What is being asked –
Count every line of these entries that holds the word "diagram", and reply with the number only.
________
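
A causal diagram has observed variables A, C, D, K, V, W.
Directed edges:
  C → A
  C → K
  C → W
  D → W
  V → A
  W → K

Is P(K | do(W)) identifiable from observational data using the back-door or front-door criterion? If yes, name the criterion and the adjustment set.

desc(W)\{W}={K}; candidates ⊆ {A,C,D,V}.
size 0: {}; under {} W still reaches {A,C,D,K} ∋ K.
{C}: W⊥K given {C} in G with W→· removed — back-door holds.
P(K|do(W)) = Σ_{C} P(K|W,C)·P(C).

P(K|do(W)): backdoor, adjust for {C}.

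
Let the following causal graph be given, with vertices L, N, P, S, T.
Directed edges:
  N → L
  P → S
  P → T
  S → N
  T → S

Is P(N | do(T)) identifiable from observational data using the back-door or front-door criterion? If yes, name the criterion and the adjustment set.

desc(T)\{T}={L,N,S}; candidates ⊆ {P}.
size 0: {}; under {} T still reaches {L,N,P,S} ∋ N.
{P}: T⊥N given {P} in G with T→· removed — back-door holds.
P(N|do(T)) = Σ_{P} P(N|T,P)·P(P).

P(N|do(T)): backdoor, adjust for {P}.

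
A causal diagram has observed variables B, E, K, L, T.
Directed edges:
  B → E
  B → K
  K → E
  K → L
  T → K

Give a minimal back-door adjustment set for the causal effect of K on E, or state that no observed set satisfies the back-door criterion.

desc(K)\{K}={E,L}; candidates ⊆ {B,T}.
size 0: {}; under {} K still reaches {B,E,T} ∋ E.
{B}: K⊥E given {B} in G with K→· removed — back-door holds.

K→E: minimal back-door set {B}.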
________
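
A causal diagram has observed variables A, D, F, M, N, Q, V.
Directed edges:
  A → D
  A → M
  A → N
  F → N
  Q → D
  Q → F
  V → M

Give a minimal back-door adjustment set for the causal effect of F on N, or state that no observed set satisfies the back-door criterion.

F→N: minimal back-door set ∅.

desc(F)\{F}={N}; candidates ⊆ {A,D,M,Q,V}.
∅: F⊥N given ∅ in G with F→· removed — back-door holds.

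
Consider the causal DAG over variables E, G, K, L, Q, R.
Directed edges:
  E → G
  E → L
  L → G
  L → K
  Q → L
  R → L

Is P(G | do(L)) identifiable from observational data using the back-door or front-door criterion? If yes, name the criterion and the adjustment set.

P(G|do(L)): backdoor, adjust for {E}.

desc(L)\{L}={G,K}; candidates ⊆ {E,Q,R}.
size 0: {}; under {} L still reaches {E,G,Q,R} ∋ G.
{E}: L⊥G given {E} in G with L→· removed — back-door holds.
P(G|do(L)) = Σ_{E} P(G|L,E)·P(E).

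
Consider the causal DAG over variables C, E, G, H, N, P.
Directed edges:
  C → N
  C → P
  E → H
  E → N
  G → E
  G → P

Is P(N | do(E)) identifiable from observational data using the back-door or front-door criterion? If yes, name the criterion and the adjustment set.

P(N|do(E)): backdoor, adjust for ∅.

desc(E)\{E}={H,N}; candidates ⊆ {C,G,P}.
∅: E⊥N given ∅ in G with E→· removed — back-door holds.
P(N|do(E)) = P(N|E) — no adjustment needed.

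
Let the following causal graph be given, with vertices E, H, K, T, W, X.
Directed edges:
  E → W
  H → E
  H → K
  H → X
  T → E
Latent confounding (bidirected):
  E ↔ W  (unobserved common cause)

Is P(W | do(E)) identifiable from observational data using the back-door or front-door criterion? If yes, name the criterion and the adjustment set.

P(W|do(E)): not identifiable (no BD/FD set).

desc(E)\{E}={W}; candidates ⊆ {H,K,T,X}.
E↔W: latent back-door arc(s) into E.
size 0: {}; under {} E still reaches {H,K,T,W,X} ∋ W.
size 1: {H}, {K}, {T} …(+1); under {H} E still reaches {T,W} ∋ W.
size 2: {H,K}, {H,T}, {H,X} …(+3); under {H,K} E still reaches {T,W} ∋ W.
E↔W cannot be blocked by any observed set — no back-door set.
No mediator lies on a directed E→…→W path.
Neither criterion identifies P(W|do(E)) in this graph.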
________
Result for this task –
3